### DESCRIPTION OF THE TASK
Send back exactly the lines from the opening line of the records below through the one with "At each step".

### INFORMATION SHOWN
[Start of section]
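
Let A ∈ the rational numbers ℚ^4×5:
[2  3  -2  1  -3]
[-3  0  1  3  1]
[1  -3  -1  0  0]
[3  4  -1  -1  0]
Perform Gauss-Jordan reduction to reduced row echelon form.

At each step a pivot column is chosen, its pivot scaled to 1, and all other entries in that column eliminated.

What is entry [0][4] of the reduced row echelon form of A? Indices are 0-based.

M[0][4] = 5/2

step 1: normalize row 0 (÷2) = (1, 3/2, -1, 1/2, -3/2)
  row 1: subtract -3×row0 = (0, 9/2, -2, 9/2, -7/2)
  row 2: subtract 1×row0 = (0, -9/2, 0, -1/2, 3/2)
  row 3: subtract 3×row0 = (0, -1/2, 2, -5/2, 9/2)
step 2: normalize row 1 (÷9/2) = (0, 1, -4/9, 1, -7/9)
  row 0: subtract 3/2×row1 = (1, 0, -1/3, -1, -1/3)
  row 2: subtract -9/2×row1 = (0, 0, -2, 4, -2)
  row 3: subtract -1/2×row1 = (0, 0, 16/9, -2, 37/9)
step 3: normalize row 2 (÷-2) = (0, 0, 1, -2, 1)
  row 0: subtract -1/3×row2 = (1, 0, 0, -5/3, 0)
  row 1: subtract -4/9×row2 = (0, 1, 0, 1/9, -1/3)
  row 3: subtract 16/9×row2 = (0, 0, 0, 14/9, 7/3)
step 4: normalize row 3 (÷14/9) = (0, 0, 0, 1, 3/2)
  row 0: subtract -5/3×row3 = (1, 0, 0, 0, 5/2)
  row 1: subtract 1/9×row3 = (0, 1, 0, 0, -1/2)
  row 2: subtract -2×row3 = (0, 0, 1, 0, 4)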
[End of section]
### TASK RESULT
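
Let A ∈ the rational numbers ℚ^4×5:
[2  3  -2  1  -3]
[-3  0  1  3  1]
[1  -3  -1  0  0]
[3  4  -1  -1  0]
Perform Gauss-Jordan reduction to reduced row echelon form.

At each step a pivot column is chosen, its pivot scaled to 1, and all other entries in that column eliminated.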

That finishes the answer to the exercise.